**PROBLEM TO WORK ON**
Search the data for lines holding the word "What". State how many there are, and nothing else.

(Stored data)

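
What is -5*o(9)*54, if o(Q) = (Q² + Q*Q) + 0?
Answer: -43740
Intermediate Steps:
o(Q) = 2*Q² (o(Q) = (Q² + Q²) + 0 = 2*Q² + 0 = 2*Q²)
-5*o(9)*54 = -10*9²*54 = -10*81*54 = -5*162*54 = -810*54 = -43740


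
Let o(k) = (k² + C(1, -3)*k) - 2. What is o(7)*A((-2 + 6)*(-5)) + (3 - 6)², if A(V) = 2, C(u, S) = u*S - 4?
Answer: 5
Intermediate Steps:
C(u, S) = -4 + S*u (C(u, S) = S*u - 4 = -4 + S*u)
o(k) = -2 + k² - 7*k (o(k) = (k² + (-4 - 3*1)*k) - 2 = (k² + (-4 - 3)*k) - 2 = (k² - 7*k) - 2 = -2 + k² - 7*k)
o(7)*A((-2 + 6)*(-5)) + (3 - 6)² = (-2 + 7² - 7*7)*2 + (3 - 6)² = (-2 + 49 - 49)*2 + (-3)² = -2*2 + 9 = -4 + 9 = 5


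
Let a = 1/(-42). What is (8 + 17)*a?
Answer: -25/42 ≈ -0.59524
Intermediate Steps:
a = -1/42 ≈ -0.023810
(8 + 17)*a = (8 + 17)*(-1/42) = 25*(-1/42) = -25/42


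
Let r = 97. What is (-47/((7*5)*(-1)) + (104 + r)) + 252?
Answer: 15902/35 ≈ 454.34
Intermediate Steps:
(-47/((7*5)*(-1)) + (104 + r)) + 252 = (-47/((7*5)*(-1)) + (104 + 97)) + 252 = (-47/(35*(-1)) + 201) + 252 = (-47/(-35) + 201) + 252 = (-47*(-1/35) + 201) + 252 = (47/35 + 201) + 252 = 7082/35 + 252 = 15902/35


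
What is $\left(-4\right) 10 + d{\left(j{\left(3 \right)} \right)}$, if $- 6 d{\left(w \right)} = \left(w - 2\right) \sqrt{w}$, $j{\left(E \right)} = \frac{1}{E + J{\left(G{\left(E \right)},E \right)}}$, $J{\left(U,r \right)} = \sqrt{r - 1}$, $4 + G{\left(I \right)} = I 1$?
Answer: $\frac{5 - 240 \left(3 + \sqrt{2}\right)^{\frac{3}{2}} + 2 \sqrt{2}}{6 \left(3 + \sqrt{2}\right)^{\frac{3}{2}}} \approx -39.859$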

**SOLUTION**
5